Work instruction:
Starting at the line below that contains "3407.49 | 5", print each line through the end of the records exactly as it appears.

Data:
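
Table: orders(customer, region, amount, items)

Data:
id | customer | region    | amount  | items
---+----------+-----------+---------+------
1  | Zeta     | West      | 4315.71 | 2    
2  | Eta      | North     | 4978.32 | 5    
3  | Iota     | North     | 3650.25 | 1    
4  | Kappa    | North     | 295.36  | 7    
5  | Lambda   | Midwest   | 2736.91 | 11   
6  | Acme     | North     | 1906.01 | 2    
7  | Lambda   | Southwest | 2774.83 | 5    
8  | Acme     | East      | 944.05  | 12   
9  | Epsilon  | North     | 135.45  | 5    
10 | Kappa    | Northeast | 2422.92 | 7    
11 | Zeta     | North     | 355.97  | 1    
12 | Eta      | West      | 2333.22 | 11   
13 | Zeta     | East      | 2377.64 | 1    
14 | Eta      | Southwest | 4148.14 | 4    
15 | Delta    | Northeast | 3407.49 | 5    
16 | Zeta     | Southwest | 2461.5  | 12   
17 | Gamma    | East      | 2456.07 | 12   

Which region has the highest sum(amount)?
SELECT region, SUM(amount) as val
FROM orders
GROUP BY region
ORDER BY val DESC
LIMIT 1

Result: North with sum(amount) = 11321.36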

Written answer:
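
15 | Delta    | Northeast | 3407.49 | 5    
16 | Zeta     | Southwest | 2461.5  | 12   
17 | Gamma    | East      | 2456.07 | 12   

Which region has the highest sum(amount)?
SELECT region, SUM(amount) as val
FROM orders
GROUP BY region
ORDER BY val DESC
LIMIT 1

Result: North with sum(amount) = 11321.36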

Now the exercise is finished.